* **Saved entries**
──────────────────────────────
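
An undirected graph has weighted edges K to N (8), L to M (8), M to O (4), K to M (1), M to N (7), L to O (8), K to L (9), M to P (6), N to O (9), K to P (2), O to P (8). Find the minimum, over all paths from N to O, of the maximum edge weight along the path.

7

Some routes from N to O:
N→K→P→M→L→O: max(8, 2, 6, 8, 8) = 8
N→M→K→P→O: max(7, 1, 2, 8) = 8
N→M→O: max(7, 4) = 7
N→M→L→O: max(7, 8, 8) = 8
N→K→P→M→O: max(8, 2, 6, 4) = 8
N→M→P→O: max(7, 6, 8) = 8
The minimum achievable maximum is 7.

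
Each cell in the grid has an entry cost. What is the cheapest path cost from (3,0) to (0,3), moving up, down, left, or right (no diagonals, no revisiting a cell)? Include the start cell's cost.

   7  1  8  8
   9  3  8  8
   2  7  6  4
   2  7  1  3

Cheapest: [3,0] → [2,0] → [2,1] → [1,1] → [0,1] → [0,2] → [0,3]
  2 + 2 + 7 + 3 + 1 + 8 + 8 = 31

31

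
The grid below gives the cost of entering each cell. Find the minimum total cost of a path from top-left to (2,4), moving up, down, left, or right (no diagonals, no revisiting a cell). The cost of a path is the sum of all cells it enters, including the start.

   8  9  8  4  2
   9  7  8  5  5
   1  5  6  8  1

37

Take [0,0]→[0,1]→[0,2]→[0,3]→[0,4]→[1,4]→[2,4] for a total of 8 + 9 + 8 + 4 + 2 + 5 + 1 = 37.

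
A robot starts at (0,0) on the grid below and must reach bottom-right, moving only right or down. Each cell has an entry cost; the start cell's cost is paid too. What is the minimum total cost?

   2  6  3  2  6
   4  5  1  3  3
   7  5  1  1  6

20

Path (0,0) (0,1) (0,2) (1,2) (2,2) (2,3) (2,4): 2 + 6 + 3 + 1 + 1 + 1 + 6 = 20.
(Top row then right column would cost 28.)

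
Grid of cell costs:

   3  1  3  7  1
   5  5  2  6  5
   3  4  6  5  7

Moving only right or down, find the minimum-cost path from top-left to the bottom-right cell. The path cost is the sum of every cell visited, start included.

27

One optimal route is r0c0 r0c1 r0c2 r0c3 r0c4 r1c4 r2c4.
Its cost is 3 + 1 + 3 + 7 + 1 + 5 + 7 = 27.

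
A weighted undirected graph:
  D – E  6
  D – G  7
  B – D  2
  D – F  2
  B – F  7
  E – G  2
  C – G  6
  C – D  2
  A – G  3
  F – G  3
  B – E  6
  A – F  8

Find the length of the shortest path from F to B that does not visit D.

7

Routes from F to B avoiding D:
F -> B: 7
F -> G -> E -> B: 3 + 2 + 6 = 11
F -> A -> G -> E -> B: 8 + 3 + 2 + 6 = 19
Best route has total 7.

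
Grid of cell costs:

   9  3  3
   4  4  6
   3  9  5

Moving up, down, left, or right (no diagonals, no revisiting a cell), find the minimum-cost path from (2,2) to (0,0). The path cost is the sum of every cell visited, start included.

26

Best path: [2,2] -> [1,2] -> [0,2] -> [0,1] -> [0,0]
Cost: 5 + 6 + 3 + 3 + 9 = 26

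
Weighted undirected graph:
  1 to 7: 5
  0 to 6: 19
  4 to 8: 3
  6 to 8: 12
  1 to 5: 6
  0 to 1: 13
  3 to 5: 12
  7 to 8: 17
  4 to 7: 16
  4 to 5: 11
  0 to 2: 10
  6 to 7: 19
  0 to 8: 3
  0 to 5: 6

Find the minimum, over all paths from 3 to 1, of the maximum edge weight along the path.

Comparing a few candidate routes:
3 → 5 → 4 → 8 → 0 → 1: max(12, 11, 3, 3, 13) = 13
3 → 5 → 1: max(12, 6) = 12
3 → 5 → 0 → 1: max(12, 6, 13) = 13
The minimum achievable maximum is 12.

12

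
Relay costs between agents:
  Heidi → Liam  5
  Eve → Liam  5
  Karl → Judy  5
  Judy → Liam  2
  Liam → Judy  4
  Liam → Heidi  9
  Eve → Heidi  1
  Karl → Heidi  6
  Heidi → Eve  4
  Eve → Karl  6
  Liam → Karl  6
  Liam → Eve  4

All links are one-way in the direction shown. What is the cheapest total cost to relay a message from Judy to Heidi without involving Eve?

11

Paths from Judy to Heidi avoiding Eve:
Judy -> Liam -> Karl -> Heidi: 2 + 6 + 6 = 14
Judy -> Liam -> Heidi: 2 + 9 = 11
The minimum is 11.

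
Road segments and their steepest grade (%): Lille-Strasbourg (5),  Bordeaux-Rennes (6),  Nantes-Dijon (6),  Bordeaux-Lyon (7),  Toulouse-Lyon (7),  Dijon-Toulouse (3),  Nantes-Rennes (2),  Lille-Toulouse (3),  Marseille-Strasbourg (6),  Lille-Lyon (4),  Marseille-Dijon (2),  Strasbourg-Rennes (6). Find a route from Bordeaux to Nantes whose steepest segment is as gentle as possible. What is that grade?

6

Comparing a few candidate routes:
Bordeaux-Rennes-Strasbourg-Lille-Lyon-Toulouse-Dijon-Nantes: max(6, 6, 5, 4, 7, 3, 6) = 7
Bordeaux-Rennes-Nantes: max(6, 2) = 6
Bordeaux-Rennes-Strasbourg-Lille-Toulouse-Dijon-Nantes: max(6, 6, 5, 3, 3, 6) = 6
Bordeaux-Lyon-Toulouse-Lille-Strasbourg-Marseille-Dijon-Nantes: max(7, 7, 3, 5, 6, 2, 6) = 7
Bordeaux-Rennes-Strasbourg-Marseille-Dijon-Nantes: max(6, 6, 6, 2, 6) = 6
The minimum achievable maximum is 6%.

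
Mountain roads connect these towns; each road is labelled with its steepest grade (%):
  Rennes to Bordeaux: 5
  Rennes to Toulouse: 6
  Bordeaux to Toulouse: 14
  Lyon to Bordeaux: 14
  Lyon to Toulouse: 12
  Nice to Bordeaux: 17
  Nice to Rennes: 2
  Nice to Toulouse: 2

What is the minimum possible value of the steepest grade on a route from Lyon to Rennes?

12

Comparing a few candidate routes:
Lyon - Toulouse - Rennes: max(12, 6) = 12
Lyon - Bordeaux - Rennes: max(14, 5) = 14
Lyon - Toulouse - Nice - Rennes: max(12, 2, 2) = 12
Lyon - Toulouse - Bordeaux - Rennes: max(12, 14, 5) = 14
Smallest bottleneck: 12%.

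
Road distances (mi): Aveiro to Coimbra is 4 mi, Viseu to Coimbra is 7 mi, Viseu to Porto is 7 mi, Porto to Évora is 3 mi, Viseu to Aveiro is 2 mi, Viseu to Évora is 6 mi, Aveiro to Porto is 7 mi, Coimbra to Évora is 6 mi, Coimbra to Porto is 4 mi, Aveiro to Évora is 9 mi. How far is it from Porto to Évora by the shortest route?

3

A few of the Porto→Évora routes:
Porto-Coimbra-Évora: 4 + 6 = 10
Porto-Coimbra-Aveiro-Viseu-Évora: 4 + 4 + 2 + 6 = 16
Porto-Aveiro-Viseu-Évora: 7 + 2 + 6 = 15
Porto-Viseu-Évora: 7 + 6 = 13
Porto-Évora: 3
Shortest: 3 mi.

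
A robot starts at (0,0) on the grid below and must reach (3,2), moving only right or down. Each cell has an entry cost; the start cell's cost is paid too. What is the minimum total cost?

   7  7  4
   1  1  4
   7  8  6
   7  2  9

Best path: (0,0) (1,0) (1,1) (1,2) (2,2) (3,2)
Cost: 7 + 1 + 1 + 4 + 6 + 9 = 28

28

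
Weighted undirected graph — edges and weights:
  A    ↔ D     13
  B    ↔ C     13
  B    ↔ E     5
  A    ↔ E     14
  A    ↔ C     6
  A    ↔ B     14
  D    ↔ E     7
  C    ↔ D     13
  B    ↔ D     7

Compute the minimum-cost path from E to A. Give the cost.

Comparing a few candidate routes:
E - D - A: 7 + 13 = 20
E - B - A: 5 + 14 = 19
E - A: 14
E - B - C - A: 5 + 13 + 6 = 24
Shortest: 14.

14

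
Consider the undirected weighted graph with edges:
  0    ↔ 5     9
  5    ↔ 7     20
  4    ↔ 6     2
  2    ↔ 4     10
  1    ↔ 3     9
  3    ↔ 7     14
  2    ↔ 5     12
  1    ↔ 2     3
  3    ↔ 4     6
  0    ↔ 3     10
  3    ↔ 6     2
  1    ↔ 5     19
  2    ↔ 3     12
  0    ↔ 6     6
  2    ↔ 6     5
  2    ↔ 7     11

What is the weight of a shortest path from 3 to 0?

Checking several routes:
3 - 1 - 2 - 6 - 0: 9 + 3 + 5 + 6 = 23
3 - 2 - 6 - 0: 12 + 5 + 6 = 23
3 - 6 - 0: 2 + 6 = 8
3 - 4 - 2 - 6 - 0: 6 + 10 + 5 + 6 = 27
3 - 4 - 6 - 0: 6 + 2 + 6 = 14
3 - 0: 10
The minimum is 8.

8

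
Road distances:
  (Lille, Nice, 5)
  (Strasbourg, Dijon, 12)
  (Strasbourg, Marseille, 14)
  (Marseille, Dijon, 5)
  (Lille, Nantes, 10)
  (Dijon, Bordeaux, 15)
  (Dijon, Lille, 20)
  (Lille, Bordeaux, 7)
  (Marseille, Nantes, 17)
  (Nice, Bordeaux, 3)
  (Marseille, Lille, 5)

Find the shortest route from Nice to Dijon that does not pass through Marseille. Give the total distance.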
──────────────────────────────
* **Goal of the exercise**
Print, exactly as they appear above, the lines running from the one with "(Dijon, Lille, 20)" through the final line.

* **Solution for this problem**
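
  (Dijon, Lille, 20)
  (Lille, Bordeaux, 7)
  (Marseille, Nantes, 17)
  (Nice, Bordeaux, 3)
  (Marseille, Lille, 5)

Find the shortest route from Nice to Dijon that does not pass through Marseille. Give the total distance.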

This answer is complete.